::: RAW DATA :::
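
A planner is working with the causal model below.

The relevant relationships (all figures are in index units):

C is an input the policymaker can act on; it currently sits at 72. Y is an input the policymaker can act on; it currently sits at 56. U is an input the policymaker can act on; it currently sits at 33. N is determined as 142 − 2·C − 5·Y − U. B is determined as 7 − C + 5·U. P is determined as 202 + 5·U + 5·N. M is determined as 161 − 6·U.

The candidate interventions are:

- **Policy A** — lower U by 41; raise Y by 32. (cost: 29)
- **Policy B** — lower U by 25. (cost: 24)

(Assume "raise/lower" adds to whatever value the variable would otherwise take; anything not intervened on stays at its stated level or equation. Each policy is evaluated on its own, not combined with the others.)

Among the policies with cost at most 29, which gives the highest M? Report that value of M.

Policy A (U − 41, Y + 32):
  U = 33 − 41 = -8
  M = 161 − 6·(-8) = 209
Policy B (U − 25):
  U = 33 − 25 = 8
  M = 161 − 6·8 = 113
Comparing — Policy A: M=209, Policy B: M=113. Highest is 209 (Policy A).

209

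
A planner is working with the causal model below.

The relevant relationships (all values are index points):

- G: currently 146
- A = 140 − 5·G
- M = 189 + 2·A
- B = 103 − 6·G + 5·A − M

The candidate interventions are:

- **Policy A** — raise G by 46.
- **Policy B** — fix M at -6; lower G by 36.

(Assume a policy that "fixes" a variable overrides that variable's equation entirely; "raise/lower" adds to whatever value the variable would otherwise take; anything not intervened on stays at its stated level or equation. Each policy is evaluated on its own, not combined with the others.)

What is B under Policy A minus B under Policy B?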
:::
■ **ABOUT THIS EXERCISE**: From the first line of the records above down to the line containing "The relevant relationships (all figures", repeat each line exactly as written. Include both of those lines and add nothing.

■ **EXPECTED ANSWER**:
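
A planner is working with the causal model below.

The relevant relationships (all figures are in index units):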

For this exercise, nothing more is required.